▶ [HOW TO COMPLETE THIS TASK] Your answer should consist of the lines in the following data that contain "step".

[RECORDED DATA — start]

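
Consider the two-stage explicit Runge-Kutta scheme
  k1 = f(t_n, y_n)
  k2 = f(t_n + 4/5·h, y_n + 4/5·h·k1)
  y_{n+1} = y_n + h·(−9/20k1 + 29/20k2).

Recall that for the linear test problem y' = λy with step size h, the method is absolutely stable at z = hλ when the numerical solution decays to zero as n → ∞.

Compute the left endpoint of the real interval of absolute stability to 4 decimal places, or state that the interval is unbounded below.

On y'=λy, z=hλ:
  k1=λy_n ⇒ h·k1=z·y_n;  k2=λ(1+4/5z)y_n ⇒ h·k2=z(1+4/5z)y_n
  y_{n+1}/y_n = 1 − 9/20z + 29/20z(1+4/5z) = 1 + z + 29/25z²
  Hence R(z) = 1 + z + 29/25z².

Boundary: |R(x)|=1, x<0.
x=-1.41: |R|=1.8962
R=1: x+29/25x²=0 ⇒ x=−25/29=-0.8621; min R=1−1/(4·29/25)=0.7845>−1
Confirm numerically:
  x=-0.707: |R|=0.87282 <1
  x=-0.623: |R|=0.82723 <1
  x=-0.400: |R|=0.78560 <1
  x=-1.422: |R|=1.92362 >1
  x=-1.093: |R|=1.29279 >1
  x=-0.957: |R|=1.10538 >1
Interval (-0.8621, 0).

z* = -0.8621.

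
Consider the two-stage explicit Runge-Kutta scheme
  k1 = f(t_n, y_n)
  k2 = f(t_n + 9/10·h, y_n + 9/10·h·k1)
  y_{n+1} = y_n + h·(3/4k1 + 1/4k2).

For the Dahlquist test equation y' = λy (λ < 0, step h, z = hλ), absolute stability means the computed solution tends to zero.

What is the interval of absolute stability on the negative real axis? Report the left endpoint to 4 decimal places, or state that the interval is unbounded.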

[RECORDED DATA — finish]

▶ [EXERCISE OUTPUT]
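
Recall that for the linear test problem y' = λy with step size h, the method is absolutely stable at z = hλ when the numerical solution decays to zero as n → ∞.
For the Dahlquist test equation y' = λy (λ < 0, step h, z = hλ), absolute stability means the computed solution tends to zero.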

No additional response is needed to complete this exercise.